**AIM OF THE TASK:** Copy the data exactly.

**Dataset entries:**

········

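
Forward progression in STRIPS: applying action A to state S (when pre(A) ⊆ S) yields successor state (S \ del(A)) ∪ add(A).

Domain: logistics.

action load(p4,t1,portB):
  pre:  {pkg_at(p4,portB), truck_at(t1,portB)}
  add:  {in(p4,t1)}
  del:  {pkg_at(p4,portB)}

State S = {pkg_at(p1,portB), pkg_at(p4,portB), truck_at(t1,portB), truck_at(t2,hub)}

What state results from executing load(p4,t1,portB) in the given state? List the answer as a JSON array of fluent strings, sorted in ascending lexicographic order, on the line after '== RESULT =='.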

········

**RESPONSE TO THIS EXERCISE:**
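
Forward progression in STRIPS: applying action A to state S (when pre(A) ⊆ S) yields successor state (S \ del(A)) ∪ add(A).

Domain: logistics.

action load(p4,t1,portB):
  pre:  {pkg_at(p4,portB), truck_at(t1,portB)}
  add:  {in(p4,t1)}
  del:  {pkg_at(p4,portB)}

State S = {pkg_at(p1,portB), pkg_at(p4,portB), truck_at(t1,portB), truck_at(t2,hub)}

What state results from executing load(p4,t1,portB) in the given state? List the answer as a JSON array of fluent strings, sorted in ascending lexicographic order, on the line after '== RESULT =='.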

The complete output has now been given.